• **INSTRUCTIONS TO FOLLOW**
The answer must be every line of the records below that contains the word "Take", copied out.
..............................
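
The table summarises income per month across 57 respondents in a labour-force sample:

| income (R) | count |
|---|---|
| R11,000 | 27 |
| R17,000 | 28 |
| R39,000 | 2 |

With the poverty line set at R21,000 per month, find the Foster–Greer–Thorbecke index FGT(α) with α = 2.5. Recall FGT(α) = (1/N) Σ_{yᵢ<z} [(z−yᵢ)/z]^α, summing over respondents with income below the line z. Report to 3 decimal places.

Below the line: 27×R11,000, 28×R17,000 (q = 55 of N = 57).
Shortfall ratios: (21000−11000)/21000 = 0.4762 (×27); (21000−17000)/21000 = 0.1905 (×28).
Raised to α = 2.5: 0.15648 (×27); 0.01583 (×28).
Sum = 4.668255; FGT(2.5) = 4.668255 / 57 = 0.082.

0.082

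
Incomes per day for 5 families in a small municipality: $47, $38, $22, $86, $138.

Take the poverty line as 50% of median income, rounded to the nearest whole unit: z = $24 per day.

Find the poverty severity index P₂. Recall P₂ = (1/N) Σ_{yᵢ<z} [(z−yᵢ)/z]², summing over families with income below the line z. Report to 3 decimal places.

0.001

Poor units: $22 (q = 1 of N = 5).
Normalized shortfalls: (24−22)/24 = 0.0833.
Squared: 0.0069.
Sum = 0.006944; P₂ = 0.006944 / 5 = 0.001.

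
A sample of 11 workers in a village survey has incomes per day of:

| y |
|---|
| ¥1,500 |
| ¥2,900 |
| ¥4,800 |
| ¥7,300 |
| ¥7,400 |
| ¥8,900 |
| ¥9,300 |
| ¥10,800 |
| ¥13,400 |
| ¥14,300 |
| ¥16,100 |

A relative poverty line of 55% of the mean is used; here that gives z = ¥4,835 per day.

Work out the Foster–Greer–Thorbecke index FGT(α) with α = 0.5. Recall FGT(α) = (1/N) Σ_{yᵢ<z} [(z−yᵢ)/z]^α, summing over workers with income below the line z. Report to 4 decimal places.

Below the line: ¥1,500, ¥2,900, ¥4,800 (q = 3 of N = 11).
Gap ratios (z−y)/z: (4835−1500)/4835 = 0.6898; (4835−2900)/4835 = 0.4002; (4835−4800)/4835 = 0.0072.
Raised to α = 0.5: 0.83052; 0.63262; 0.08508.
Sum = 1.548220; FGT(0.5) = 1.548220 / 11 = 0.1407.

0.1407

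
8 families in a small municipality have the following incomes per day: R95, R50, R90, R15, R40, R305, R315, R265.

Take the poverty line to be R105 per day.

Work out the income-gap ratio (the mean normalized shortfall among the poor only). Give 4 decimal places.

0.4476

Poor units: R15, R40, R50, R90, R95 (q = 5 of N = 8).
Shortfall ratios (z−y)/z: 0.8571, 0.6190, 0.5238, 0.1429, 0.0952; sum = 2.238095.
The income-gap ratio divides by q (the poor only): 2.238095 / 5 = 0.4476.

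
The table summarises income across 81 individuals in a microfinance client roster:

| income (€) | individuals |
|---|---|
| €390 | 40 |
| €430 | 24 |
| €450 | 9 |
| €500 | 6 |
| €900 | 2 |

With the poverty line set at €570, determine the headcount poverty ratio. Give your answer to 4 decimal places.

0.9753

79 of the 81 individuals have income below €570.
H = 79/81 = 0.9753.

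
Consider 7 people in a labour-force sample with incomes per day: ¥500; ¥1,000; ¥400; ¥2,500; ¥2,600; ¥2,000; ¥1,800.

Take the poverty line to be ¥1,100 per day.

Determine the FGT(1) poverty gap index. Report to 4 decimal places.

Poor units: ¥400, ¥500, ¥1,000 (q = 3 of N = 7).
Relative gaps: (1100−400)/1100 = 0.6364; (1100−500)/1100 = 0.5455; (1100−1000)/1100 = 0.0909.
Σ = 1.272727. Dividing by the full population N = 7 gives P₁ = 0.1818.

0.1818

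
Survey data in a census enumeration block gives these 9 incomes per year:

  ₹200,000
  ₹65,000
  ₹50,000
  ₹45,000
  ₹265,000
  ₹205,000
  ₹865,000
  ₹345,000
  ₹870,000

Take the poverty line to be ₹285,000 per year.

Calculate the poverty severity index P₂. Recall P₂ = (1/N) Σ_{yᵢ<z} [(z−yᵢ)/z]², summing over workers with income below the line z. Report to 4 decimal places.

0.2397

Below z: ₹45,000, ₹50,000, ₹65,000, ₹200,000, ₹205,000, ₹265,000 (q = 6 of N = 9).
Relative gaps: (285000−45000)/285000 = 0.8421; (285000−50000)/285000 = 0.8246; (285000−65000)/285000 = 0.7719; (285000−200000)/285000 = 0.2982; (285000−205000)/285000 = 0.2807; (285000−265000)/285000 = 0.0702.
Squared: 0.7091; 0.6799; 0.5959; 0.0890; 0.0788; 0.0049.
Sum = 2.157587; P₂ = 2.157587 / 9 = 0.2397.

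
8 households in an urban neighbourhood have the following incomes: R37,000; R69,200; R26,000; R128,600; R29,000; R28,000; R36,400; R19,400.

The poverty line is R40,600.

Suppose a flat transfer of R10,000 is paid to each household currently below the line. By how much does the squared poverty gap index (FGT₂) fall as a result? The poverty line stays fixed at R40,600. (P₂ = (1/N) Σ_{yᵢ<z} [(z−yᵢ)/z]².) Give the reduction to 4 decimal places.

Before: below the line — R19,400, R26,000, R28,000, R29,000, R36,400, R37,000; squared poverty gap index (FGT₂) = 0.074811.
After the R10,000 transfer: below the line — R29,400, R36,000, R38,000, R39,000; squared poverty gap index (FGT₂) = 0.011824.
Reduction = 0.074811 − 0.011824 = 0.0630.

0.0630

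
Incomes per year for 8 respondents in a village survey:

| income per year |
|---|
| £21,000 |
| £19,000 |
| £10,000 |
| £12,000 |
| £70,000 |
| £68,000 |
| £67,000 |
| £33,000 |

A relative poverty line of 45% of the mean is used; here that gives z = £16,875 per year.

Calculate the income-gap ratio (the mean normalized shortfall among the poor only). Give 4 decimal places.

0.3481

Below the line: £10,000, £12,000 (q = 2 of N = 8).
Relative gaps: 0.4074, 0.2889; sum = 0.696296.
The income-gap ratio divides by q (the poor only): 0.696296 / 2 = 0.3481.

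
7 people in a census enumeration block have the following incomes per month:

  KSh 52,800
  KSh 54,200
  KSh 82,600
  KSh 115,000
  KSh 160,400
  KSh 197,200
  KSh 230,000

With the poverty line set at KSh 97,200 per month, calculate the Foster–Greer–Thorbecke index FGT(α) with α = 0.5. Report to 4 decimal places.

0.2469

Below the line: KSh 52,800, KSh 54,200, KSh 82,600 (q = 3 of N = 7).
Normalized shortfalls: (97200−52800)/97200 = 0.4568; (97200−54200)/97200 = 0.4424; (97200−82600)/97200 = 0.1502.
Raised to α = 0.5: 0.67586; 0.66512; 0.38756.
Sum = 1.728548; FGT(0.5) = 1.728548 / 7 = 0.2469.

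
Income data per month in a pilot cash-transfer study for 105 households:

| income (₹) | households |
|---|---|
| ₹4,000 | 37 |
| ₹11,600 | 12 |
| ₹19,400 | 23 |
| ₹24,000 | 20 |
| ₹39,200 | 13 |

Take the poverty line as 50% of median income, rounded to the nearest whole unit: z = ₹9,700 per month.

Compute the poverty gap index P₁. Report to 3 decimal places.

Incomes under z: 37×₹4,000 (q = 37 of N = 105).
Relative gaps: (9700−4000)/9700 = 0.5876 (×37).
Σ = 21.742268. Dividing by the full population N = 105 gives P₁ = 0.207.

0.207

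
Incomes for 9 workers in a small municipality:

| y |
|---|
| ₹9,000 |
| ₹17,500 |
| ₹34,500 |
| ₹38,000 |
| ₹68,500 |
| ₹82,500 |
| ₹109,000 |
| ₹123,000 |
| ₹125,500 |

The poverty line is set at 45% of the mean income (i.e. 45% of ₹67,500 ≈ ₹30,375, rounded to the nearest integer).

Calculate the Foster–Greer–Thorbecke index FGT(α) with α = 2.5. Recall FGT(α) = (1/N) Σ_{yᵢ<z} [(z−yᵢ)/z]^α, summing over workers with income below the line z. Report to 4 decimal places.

Below the line: ₹9,000, ₹17,500 (q = 2 of N = 9).
Relative gaps: (30375−9000)/30375 = 0.7037; (30375−17500)/30375 = 0.4239.
Raised to α = 2.5: 0.41541; 0.11697.
Sum = 0.532379; FGT(2.5) = 0.532379 / 9 = 0.0592.

0.0592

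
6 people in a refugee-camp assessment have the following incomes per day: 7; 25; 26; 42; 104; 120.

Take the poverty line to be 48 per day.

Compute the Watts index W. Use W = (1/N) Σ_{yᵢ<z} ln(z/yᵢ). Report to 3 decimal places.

Poor units: 7, 25, 26, 42 (q = 4 of N = 6).
Log shortfalls: ln(48/7) = 1.9253; ln(48/25) = 0.6523; ln(48/26) = 0.6131; ln(48/42) = 0.1335.
W = 3.324252 / 6 = 0.554.

0.554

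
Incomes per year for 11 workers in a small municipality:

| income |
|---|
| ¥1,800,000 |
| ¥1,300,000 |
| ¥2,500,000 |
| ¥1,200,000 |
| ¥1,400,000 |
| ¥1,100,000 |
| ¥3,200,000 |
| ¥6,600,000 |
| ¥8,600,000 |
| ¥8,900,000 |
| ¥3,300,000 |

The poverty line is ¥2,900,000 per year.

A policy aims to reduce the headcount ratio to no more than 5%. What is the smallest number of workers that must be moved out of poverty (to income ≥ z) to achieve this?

6 of the 11 workers are poor, so H = 6/11 = 0.545.
A headcount ratio of at most 5% allows at most ⌊0.05 × 11⌋ = 0 poor workers.
So at least 6 − 0 = 6 must be lifted.

6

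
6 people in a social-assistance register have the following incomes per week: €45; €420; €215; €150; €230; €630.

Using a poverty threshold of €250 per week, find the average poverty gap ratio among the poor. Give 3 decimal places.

0.360

Incomes under z: €45, €150, €215, €230 (q = 4 of N = 6).
Relative gaps: 0.8200, 0.4000, 0.1400, 0.0800; sum = 1.440000.
The income-gap ratio divides by q (the poor only): 1.440000 / 4 = 0.360.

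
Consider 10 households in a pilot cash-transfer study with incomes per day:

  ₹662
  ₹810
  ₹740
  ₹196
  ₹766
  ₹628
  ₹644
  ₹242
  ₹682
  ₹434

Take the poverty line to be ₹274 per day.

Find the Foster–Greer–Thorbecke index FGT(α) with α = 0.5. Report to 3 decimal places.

0.088

Incomes under z: ₹196, ₹242 (q = 2 of N = 10).
Normalized shortfalls: (274−196)/274 = 0.2847; (274−242)/274 = 0.1168.
Raised to α = 0.5: 0.53355; 0.34174.
Sum = 0.875289; FGT(0.5) = 0.875289 / 10 = 0.088.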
..............................
• **SOLUTION**
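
Take the poverty line as 50% of median income, rounded to the nearest whole unit: z = $24 per day.
Take the poverty line to be R105 per day.
Take the poverty line to be ¥1,100 per day.
Take the poverty line to be ₹285,000 per year.
Take the poverty line as 50% of median income, rounded to the nearest whole unit: z = ₹9,700 per month.
Take the poverty line to be 48 per day.
Take the poverty line to be ₹274 per day.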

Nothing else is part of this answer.